Restate every line of the material that follows, word for word.
Segment Open
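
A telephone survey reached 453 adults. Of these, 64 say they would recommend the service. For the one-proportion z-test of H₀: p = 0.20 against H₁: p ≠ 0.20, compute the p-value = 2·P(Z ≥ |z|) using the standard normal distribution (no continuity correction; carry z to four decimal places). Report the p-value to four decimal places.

With x = 64 successes in n = 453, p̂ = 0.14128.
Under H₀, SE = √(p₀(1−p₀)/n) = √(0.20·0.80/453) = √0.000353201 = 0.018794.
z = (p̂ − p₀)/SE = (64/453 − 0.20)/0.018794 ≈ -3.1244.
p-value = 2·P(Z ≥ |z|) with z = -3.1244 → 0.0018.

p-value = 0.0018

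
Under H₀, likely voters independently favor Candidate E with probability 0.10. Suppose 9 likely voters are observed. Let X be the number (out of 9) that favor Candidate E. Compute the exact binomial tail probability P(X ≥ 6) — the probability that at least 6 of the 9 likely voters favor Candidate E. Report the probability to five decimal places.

P = 0.00006

X ~ Binomial(n=9, p=0.10).
P(X ≥ 6) = C(9,6)·0.10^6·0.90^3 + C(9,7)·0.10^7·0.90^2 + C(9,8)·0.10^8·0.90^1 + C(9,9)·0.10^9·0.90^0.
= 0.000061 + 0.000003 + 0.000000 + 0.000000 = 0.00006.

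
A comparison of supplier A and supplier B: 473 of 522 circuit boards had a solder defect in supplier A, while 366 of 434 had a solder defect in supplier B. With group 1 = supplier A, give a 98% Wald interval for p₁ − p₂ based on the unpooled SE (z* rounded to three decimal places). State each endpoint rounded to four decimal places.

(0.0125, 0.1131)

p̂₁ = 473/522 = 0.90613, p̂₂ = 366/434 = 0.84332; p̂₁ − p̂₂ = 0.06281.
SE = √(0.000162947 + 0.000304453) = √0.000467400 = 0.021619.
z* = 2.326 at the 98% level. Margin of error = 0.05029.
Interval: 0.06281 ± 0.05029 → (0.0125, 0.1131).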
Segment Closed
TASK SOLUTION
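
A telephone survey reached 453 adults. Of these, 64 say they would recommend the service. For the one-proportion z-test of H₀: p = 0.20 against H₁: p ≠ 0.20, compute the p-value = 2·P(Z ≥ |z|) using the standard normal distribution (no continuity correction; carry z to four decimal places). Report the p-value to four decimal places.

With x = 64 successes in n = 453, p̂ = 0.14128.
Under H₀, SE = √(p₀(1−p₀)/n) = √(0.20·0.80/453) = √0.000353201 = 0.018794.
z = (p̂ − p₀)/SE = (64/453 − 0.20)/0.018794 ≈ -3.1244.
p-value = 2·P(Z ≥ |z|) with z = -3.1244 → 0.0018.

p-value = 0.0018

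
Under H₀, likely voters independently favor Candidate E with probability 0.10. Suppose 9 likely voters are observed. Let X be the number (out of 9) that favor Candidate E. Compute the exact binomial tail probability P(X ≥ 6) — the probability that at least 6 of the 9 likely voters favor Candidate E. Report the probability to five decimal places.

P = 0.00006

X ~ Binomial(n=9, p=0.10).
P(X ≥ 6) = C(9,6)·0.10^6·0.90^3 + C(9,7)·0.10^7·0.90^2 + C(9,8)·0.10^8·0.90^1 + C(9,9)·0.10^9·0.90^0.
= 0.000061 + 0.000003 + 0.000000 + 0.000000 = 0.00006.

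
A comparison of supplier A and supplier B: 473 of 522 circuit boards had a solder defect in supplier A, while 366 of 434 had a solder defect in supplier B. With group 1 = supplier A, give a 98% Wald interval for p₁ − p₂ based on the unpooled SE (z* rounded to three decimal places). State each endpoint rounded to four decimal places.

(0.0125, 0.1131)

p̂₁ = 473/522 = 0.90613, p̂₂ = 366/434 = 0.84332; p̂₁ − p̂₂ = 0.06281.
SE = √(0.000162947 + 0.000304453) = √0.000467400 = 0.021619.
z* = 2.326 at the 98% level. Margin of error = 0.05029.
Interval: 0.06281 ± 0.05029 → (0.0125, 0.1131).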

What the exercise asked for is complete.